◆ THE TASK:
After locating the line that holds "Let w = 8 5", output it and all following lines word for word, stopping only at the end of the data.

Stored items
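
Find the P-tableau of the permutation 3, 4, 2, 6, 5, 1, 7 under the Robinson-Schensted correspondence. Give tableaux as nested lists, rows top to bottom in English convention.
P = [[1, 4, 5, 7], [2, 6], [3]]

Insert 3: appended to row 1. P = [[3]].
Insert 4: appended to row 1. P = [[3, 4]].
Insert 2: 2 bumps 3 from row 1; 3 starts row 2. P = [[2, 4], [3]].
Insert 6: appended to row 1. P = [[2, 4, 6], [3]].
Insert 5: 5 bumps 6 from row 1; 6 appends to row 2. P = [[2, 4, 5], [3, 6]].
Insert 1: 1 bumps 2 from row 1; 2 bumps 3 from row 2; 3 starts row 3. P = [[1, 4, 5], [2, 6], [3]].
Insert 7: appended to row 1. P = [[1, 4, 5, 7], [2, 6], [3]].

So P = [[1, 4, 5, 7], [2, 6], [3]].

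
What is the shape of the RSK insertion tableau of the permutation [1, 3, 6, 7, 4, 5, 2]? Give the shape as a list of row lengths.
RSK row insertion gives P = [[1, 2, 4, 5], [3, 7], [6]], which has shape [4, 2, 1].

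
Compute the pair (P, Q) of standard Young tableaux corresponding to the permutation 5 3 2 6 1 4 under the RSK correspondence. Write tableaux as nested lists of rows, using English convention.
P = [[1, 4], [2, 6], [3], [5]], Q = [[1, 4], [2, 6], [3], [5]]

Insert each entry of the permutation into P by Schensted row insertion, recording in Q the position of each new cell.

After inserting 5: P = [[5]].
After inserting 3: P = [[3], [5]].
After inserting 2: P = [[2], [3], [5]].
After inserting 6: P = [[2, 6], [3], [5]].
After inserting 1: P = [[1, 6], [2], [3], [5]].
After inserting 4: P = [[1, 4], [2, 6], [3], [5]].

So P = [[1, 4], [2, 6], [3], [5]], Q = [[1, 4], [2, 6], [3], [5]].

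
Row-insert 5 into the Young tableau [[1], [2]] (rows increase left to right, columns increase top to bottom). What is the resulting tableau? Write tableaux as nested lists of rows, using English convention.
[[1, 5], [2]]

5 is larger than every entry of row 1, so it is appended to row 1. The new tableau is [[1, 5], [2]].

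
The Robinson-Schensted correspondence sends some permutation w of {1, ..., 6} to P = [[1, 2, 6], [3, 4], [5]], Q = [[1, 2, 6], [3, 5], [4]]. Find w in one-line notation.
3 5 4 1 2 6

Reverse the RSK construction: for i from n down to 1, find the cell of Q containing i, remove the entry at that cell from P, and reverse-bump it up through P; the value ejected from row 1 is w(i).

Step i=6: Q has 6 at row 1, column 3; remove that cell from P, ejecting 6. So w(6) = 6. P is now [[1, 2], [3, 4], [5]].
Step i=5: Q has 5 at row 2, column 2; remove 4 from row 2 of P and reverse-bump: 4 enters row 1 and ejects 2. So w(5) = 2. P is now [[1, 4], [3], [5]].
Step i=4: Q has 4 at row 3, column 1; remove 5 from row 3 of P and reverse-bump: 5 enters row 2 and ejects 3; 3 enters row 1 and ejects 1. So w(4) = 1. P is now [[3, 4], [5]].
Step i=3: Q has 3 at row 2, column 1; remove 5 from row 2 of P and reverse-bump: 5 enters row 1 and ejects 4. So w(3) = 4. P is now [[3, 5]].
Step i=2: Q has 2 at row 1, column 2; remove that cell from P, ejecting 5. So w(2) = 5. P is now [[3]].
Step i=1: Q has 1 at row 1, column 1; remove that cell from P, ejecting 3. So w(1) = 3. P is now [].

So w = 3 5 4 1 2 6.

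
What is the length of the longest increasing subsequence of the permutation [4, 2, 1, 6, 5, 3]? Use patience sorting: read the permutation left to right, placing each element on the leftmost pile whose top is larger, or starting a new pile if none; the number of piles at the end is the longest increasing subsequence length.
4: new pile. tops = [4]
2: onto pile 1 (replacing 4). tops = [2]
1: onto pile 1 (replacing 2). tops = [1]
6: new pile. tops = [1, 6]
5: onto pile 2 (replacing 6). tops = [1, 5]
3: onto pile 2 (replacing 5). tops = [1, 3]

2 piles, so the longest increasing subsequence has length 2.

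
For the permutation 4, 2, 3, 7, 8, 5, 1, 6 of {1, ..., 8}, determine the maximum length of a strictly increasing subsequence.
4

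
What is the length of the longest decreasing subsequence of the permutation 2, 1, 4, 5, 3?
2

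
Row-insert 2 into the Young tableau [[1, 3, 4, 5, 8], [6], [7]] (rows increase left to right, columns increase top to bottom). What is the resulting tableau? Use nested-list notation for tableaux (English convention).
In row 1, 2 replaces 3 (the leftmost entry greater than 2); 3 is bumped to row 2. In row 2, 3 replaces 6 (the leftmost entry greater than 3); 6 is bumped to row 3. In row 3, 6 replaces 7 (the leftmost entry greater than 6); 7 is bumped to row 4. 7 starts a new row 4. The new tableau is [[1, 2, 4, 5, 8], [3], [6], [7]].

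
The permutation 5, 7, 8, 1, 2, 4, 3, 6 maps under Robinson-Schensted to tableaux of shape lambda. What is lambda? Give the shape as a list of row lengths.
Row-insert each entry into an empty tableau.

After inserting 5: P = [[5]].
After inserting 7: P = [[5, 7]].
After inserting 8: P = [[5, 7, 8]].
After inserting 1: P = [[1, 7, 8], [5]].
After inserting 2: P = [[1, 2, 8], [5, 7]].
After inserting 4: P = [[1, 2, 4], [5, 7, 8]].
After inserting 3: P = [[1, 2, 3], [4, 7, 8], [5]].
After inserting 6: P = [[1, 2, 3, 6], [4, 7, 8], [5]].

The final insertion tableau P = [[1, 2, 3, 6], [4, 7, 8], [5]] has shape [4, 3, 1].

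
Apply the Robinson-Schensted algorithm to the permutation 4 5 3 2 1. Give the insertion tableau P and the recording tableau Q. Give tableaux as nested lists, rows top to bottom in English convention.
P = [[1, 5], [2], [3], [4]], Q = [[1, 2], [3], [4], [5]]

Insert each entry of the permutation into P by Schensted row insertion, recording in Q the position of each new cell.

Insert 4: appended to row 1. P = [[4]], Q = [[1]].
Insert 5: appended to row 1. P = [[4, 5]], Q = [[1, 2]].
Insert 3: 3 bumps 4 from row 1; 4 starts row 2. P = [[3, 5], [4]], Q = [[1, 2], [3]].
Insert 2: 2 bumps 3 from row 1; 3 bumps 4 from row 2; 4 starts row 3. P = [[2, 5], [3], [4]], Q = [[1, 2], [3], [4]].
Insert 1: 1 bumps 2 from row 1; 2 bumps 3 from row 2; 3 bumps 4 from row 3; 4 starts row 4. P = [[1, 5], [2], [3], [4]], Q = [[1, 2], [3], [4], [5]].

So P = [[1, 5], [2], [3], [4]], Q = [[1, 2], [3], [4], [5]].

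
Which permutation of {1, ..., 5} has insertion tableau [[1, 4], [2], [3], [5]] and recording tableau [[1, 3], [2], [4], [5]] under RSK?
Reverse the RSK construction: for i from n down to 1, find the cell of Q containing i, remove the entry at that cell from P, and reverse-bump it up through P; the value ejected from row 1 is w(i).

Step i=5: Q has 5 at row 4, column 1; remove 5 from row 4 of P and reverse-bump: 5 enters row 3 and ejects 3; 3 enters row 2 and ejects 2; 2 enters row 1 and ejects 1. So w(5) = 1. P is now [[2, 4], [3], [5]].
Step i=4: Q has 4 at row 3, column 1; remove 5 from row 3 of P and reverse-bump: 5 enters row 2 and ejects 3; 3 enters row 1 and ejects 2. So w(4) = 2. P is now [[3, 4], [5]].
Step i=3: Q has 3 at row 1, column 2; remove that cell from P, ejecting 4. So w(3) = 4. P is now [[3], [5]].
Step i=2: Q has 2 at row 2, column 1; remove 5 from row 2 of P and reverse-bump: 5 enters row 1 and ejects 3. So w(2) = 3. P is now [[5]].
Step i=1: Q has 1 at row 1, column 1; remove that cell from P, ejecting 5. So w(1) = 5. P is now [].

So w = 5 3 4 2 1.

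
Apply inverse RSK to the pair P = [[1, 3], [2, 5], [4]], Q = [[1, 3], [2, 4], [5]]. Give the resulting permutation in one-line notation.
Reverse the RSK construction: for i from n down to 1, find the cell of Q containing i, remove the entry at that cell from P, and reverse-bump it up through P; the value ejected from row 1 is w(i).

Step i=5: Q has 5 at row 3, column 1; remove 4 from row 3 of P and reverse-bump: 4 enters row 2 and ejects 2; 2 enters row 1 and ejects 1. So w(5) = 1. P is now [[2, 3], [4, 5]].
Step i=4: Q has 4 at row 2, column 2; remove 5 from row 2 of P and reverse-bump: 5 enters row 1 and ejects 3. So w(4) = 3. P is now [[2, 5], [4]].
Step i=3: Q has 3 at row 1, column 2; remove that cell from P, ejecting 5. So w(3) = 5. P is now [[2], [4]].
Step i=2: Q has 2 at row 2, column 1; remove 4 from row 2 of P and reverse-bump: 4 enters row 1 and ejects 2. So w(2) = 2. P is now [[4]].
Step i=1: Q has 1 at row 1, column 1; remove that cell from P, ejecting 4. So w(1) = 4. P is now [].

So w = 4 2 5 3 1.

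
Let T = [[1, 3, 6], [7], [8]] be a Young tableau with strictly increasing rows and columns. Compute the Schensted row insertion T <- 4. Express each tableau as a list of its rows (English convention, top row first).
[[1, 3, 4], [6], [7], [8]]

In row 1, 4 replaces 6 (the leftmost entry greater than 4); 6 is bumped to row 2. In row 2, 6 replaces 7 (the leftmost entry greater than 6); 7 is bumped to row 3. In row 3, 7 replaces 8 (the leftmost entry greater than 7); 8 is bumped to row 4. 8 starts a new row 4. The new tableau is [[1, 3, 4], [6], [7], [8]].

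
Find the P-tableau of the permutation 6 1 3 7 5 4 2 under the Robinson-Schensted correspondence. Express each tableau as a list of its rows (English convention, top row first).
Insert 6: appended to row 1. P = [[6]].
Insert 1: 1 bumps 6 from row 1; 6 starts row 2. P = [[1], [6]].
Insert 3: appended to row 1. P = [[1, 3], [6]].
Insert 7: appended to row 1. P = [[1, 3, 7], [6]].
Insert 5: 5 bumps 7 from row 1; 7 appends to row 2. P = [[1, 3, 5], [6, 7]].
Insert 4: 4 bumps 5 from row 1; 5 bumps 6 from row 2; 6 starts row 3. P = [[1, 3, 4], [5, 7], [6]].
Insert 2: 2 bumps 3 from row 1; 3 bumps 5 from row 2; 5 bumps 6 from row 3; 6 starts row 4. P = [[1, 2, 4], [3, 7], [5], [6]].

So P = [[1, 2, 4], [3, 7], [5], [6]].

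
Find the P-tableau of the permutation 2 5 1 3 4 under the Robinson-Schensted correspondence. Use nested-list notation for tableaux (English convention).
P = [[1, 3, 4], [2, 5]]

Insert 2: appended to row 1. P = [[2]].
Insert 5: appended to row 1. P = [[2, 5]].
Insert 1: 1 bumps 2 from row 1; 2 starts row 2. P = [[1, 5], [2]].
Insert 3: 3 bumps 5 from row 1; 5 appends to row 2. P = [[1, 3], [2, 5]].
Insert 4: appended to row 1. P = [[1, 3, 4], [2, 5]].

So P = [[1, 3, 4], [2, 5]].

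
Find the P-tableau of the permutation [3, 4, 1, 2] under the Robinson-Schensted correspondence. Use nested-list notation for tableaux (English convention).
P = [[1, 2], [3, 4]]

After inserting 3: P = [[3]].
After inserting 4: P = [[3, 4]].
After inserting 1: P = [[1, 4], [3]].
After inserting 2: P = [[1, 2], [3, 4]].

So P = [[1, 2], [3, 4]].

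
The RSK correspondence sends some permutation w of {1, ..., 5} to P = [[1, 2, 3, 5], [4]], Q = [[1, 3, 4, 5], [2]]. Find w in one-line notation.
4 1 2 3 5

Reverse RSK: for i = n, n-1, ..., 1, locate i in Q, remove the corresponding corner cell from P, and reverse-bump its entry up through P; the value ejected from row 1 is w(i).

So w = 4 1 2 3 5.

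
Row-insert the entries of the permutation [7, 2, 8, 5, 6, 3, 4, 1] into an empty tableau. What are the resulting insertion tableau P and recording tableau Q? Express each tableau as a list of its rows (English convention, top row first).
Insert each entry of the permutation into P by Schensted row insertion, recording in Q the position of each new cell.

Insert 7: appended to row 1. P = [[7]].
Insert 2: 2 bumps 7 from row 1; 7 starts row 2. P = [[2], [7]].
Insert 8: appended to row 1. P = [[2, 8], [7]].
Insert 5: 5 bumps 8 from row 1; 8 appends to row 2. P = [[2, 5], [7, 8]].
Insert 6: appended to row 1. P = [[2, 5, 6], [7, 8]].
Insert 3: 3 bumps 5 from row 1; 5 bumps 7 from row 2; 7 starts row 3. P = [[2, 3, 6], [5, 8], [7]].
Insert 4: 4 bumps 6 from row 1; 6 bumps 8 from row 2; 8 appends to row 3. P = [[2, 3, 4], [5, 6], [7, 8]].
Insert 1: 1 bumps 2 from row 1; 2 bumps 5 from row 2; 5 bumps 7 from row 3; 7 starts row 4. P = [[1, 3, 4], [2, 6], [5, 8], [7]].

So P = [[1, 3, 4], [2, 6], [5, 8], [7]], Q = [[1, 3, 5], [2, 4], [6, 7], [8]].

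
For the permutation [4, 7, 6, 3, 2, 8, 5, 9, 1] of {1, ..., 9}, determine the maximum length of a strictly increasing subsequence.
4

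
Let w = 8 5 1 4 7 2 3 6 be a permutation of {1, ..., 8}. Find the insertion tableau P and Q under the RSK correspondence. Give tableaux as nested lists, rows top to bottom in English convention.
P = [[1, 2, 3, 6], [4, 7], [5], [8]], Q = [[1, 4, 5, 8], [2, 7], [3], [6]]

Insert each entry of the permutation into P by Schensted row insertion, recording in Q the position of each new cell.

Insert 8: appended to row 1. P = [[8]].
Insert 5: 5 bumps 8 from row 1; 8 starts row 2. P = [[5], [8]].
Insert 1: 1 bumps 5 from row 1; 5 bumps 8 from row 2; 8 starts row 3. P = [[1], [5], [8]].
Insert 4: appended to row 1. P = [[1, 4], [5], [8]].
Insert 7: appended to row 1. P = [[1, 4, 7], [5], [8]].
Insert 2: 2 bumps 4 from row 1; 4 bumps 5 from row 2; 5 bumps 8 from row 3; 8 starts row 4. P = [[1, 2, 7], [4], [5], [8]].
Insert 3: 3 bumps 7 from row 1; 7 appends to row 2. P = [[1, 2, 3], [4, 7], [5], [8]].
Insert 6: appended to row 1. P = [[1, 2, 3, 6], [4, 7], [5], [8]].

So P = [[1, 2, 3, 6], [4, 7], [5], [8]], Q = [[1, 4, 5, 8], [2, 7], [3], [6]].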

◆ REPLY TO THE TASK:
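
Let w = 8 5 1 4 7 2 3 6 be a permutation of {1, ..., 8}. Find the insertion tableau P and Q under the RSK correspondence. Give tableaux as nested lists, rows top to bottom in English convention.
P = [[1, 2, 3, 6], [4, 7], [5], [8]], Q = [[1, 4, 5, 8], [2, 7], [3], [6]]

Insert each entry of the permutation into P by Schensted row insertion, recording in Q the position of each new cell.

Insert 8: appended to row 1. P = [[8]].
Insert 5: 5 bumps 8 from row 1; 8 starts row 2. P = [[5], [8]].
Insert 1: 1 bumps 5 from row 1; 5 bumps 8 from row 2; 8 starts row 3. P = [[1], [5], [8]].
Insert 4: appended to row 1. P = [[1, 4], [5], [8]].
Insert 7: appended to row 1. P = [[1, 4, 7], [5], [8]].
Insert 2: 2 bumps 4 from row 1; 4 bumps 5 from row 2; 5 bumps 8 from row 3; 8 starts row 4. P = [[1, 2, 7], [4], [5], [8]].
Insert 3: 3 bumps 7 from row 1; 7 appends to row 2. P = [[1, 2, 3], [4, 7], [5], [8]].
Insert 6: appended to row 1. P = [[1, 2, 3, 6], [4, 7], [5], [8]].

So P = [[1, 2, 3, 6], [4, 7], [5], [8]], Q = [[1, 4, 5, 8], [2, 7], [3], [6]].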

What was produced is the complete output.